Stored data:
[Start of Attachment]

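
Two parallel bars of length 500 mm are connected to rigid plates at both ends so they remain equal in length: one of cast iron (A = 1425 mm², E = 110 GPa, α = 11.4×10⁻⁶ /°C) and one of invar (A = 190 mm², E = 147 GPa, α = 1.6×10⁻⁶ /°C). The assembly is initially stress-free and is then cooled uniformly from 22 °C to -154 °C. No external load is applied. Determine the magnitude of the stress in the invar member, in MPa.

The cast iron has the larger α, so on cooling it would change length more than the invar if both were free. The rigid plates force a common final length, so the cast iron is put into tension and the invar into compression, with equal and opposite forces P (no external load).
Compatibility of the two members (thermal + elastic change equal): (α₁ − α₂)ΔT = P·[1/(A₁E₁) + 1/(A₂E₂)].
|α₁ − α₂|·ΔT = 9.8×10⁻⁶ × 176 = 0.001725.
1/(A₁E₁) + 1/(A₂E₂) = 1/(1425×110×10³) + 1/(190×147×10³) = 4.218×10⁻⁸ N⁻¹.
So P = 0.001725 / 4.218×10⁻⁸ = 40.89 kN.
σ_{invar} = P/A₂ = 40890/190 = 215.2 MPa, compressive.

σ ≈ 215 MPa (compressive)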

[End of Attachment]

-- Exercise requirements --
Word for word, write out each of the records above.

-- Problem solution --
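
Two parallel bars of length 500 mm are connected to rigid plates at both ends so they remain equal in length: one of cast iron (A = 1425 mm², E = 110 GPa, α = 11.4×10⁻⁶ /°C) and one of invar (A = 190 mm², E = 147 GPa, α = 1.6×10⁻⁶ /°C). The assembly is initially stress-free and is then cooled uniformly from 22 °C to -154 °C. No external load is applied. Determine the magnitude of the stress in the invar member, in MPa.

The cast iron has the larger α, so on cooling it would change length more than the invar if both were free. The rigid plates force a common final length, so the cast iron is put into tension and the invar into compression, with equal and opposite forces P (no external load).
Compatibility of the two members (thermal + elastic change equal): (α₁ − α₂)ΔT = P·[1/(A₁E₁) + 1/(A₂E₂)].
|α₁ − α₂|·ΔT = 9.8×10⁻⁶ × 176 = 0.001725.
1/(A₁E₁) + 1/(A₂E₂) = 1/(1425×110×10³) + 1/(190×147×10³) = 4.218×10⁻⁸ N⁻¹.
So P = 0.001725 / 4.218×10⁻⁸ = 40.89 kN.
σ_{invar} = P/A₂ = 40890/190 = 215.2 MPa, compressive.

σ ≈ 215 MPa (compressive)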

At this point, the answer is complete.